** INSTRUCTIONS TO FOLLOW **
Locate the word "Answer" in the data below, then copy every line that holds it.

Collected data
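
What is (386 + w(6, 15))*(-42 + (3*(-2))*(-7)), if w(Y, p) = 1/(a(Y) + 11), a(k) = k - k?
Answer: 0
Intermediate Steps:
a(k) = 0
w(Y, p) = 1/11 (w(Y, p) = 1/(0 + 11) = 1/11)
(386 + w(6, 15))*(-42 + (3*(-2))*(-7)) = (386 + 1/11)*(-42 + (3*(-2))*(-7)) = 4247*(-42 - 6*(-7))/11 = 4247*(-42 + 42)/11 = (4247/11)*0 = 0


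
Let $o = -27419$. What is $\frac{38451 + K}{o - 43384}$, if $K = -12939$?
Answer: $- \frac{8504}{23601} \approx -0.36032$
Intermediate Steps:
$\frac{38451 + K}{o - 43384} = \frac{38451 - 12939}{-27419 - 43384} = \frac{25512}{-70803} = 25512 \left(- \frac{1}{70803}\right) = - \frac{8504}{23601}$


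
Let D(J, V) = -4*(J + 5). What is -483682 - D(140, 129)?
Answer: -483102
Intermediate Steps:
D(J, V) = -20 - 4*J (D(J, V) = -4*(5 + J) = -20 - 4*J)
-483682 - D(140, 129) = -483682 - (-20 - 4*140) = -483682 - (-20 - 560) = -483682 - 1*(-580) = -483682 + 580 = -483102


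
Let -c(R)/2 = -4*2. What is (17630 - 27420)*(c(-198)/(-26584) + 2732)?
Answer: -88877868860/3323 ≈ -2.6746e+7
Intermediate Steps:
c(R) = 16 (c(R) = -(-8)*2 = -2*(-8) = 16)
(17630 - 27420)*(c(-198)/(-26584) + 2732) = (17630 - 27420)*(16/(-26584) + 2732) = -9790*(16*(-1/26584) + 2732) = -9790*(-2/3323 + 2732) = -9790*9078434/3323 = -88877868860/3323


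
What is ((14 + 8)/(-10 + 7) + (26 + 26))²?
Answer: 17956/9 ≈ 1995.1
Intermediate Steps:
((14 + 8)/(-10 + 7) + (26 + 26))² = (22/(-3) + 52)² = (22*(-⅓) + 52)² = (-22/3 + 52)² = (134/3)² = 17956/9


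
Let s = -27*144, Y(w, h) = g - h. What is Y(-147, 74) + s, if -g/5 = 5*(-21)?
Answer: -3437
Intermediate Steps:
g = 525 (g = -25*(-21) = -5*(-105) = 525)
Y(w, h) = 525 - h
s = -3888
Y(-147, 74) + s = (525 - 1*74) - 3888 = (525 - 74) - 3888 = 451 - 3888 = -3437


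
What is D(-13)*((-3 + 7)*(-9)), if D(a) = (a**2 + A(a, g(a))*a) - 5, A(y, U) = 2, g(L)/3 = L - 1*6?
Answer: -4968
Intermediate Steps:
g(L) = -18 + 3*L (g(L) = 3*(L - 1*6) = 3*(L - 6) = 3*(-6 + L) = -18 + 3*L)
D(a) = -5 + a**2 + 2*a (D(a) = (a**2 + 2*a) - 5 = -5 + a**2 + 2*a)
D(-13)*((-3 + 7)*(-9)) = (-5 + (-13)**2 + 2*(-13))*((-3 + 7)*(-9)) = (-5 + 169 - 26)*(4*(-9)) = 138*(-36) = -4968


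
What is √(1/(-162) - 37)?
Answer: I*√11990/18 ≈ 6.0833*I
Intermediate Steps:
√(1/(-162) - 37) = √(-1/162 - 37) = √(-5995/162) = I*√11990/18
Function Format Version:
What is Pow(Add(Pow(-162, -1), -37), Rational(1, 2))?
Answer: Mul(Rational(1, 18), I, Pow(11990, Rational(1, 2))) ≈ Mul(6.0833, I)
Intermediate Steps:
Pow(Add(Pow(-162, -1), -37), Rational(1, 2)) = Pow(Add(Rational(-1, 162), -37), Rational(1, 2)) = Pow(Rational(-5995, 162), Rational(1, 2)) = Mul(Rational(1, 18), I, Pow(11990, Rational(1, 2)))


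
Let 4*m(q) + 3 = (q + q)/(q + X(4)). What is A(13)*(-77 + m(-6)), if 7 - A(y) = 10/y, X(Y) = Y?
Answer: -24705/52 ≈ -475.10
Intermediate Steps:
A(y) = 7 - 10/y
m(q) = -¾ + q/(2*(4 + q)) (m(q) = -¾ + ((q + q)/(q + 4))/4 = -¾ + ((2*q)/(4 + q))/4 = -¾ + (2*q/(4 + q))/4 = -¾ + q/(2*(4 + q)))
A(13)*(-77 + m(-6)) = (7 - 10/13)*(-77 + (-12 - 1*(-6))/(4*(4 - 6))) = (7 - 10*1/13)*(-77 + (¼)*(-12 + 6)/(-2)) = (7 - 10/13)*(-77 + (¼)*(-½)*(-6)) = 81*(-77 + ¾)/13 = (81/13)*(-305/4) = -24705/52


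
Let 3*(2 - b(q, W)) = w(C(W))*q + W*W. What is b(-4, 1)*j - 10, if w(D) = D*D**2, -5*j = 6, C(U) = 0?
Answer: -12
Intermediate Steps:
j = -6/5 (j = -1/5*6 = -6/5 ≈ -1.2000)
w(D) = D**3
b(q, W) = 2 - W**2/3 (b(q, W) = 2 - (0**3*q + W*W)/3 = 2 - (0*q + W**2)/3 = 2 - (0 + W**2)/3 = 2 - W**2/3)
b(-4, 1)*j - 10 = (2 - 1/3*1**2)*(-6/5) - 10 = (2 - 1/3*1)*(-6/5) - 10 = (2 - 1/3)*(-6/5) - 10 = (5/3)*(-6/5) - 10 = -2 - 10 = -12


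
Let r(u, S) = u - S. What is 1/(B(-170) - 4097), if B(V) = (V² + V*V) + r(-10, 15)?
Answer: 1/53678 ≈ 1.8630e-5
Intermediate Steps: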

** EXERCISE OUTPUT **
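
Answer: 0
Answer: $- \frac{8504}{23601} \approx -0.36032$
Answer: -483102
Answer: -88877868860/3323 ≈ -2.6746e+7
Answer: 17956/9 ≈ 1995.1
Answer: -3437
Answer: -4968
Answer: I*√11990/18 ≈ 6.0833*I
Answer: Mul(Rational(1, 18), I, Pow(11990, Rational(1, 2))) ≈ Mul(6.0833, I)
Answer: -24705/52 ≈ -475.10
Answer: -12
Answer: 1/53678 ≈ 1.8630e-5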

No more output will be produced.